*** LISTED ENTRIES ***
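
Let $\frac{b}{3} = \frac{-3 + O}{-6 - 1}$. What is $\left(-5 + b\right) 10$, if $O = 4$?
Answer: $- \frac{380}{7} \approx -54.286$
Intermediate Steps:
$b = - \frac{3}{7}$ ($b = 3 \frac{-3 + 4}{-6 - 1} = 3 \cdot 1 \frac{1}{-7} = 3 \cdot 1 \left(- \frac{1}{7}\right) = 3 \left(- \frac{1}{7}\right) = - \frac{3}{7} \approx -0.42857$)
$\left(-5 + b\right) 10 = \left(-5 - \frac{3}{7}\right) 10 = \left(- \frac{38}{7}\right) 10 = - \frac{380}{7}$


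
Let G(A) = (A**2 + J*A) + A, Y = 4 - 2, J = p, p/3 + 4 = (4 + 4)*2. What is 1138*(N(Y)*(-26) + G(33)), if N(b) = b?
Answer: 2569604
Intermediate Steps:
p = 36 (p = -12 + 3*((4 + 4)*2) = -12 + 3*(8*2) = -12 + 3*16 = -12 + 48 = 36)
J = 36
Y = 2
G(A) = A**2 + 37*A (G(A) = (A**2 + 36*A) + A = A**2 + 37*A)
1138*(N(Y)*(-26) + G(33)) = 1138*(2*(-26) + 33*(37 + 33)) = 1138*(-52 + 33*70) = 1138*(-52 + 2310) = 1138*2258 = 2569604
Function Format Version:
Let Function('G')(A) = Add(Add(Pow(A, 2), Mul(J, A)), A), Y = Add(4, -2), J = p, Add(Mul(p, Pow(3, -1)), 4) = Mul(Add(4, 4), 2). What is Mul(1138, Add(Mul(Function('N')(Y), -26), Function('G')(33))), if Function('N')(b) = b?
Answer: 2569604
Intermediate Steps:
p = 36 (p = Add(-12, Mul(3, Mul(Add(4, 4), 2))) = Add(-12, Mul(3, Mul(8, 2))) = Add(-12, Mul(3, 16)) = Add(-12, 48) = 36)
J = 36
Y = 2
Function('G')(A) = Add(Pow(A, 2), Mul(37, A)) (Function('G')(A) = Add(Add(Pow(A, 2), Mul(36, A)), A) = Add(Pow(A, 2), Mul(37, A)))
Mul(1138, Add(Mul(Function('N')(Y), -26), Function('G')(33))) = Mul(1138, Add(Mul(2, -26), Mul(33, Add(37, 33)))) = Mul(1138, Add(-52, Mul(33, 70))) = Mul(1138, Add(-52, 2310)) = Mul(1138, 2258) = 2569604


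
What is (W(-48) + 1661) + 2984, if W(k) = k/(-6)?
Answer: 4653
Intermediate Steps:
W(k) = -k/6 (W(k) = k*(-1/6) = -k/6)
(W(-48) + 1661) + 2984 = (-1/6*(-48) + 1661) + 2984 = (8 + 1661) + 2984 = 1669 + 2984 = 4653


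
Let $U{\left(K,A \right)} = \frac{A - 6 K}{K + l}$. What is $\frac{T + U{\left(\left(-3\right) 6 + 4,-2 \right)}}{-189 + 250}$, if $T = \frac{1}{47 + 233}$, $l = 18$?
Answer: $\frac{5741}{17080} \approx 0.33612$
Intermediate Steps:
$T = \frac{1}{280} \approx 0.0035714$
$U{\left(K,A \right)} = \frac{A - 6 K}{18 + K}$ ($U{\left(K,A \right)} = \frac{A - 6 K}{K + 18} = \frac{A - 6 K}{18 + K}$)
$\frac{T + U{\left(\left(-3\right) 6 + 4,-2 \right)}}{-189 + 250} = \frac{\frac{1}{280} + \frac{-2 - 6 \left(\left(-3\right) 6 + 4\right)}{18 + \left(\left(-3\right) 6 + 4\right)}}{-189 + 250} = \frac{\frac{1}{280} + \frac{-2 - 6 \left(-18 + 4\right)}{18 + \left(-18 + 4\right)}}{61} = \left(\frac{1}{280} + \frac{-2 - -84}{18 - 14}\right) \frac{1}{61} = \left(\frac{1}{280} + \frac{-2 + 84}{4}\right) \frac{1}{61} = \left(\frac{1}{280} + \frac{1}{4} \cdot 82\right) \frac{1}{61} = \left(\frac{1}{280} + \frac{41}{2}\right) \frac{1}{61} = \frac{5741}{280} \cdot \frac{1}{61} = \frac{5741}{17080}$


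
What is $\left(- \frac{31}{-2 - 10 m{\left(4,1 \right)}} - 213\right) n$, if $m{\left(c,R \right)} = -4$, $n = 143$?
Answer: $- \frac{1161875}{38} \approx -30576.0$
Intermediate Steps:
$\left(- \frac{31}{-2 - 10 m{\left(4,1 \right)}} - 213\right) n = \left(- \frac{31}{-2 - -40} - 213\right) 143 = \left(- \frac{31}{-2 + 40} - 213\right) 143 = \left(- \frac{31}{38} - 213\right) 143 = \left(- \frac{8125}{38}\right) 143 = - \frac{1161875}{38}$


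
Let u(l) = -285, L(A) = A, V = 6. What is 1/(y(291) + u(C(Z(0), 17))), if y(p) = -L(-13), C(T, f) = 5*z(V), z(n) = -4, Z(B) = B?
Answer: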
***
### EXERCISE DETAILS:
Read the entries above and find each line holding the word "Answer". Copy it out.

### RESULT OF THE TASK:
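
Answer: $- \frac{380}{7} \approx -54.286$
Answer: 2569604
Answer: 2569604
Answer: 4653
Answer: $\frac{5741}{17080} \approx 0.33612$
Answer: $- \frac{1161875}{38} \approx -30576.0$
Answer: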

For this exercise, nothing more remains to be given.